#### [EXERCISE]
Restate exactly, please, each line of the listing from the one with "What is 283683 - C, if C = (-7 - 1*(-2))**4?" to the last, including both.

#### [RECORDS]
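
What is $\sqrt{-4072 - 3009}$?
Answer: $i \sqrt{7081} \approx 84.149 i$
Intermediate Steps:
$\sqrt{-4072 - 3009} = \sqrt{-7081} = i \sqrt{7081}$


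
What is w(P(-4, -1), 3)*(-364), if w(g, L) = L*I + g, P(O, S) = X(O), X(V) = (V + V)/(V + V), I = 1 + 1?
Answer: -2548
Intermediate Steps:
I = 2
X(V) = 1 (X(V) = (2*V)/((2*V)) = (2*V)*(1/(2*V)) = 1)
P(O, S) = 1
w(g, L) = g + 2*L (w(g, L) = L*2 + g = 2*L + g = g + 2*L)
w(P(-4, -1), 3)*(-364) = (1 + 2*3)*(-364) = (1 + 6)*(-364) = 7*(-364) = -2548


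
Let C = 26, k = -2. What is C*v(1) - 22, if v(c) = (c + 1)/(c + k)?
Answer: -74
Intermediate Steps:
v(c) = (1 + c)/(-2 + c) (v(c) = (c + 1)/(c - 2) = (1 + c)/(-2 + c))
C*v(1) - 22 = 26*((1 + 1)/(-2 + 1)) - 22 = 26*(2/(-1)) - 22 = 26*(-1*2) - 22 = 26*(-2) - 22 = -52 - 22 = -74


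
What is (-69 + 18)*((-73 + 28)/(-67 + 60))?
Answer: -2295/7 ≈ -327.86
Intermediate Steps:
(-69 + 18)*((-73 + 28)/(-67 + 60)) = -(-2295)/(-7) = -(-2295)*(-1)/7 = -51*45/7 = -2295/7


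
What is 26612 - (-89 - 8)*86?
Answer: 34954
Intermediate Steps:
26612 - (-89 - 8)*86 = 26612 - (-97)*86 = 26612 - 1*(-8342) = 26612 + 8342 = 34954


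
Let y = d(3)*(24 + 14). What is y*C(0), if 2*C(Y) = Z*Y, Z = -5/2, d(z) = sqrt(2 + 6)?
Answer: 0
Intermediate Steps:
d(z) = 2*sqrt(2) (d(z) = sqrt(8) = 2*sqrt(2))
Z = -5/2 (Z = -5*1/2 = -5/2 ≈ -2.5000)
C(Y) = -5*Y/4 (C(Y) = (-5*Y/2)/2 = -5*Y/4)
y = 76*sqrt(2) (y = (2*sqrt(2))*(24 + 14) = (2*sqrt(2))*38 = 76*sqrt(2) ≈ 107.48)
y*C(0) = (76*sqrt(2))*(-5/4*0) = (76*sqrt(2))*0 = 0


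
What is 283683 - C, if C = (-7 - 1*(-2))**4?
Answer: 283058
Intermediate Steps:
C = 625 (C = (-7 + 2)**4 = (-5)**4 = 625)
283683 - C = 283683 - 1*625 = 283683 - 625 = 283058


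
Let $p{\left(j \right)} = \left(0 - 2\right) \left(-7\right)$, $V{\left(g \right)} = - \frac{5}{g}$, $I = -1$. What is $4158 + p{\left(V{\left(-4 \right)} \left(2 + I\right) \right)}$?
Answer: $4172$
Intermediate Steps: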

#### [WRITTEN REPLY]
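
What is 283683 - C, if C = (-7 - 1*(-2))**4?
Answer: 283058
Intermediate Steps:
C = 625 (C = (-7 + 2)**4 = (-5)**4 = 625)
283683 - C = 283683 - 1*625 = 283683 - 625 = 283058


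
Let $p{\left(j \right)} = \left(0 - 2\right) \left(-7\right)$, $V{\left(g \right)} = - \frac{5}{g}$, $I = -1$. What is $4158 + p{\left(V{\left(-4 \right)} \left(2 + I\right) \right)}$?
Answer: $4172$
Intermediate Steps: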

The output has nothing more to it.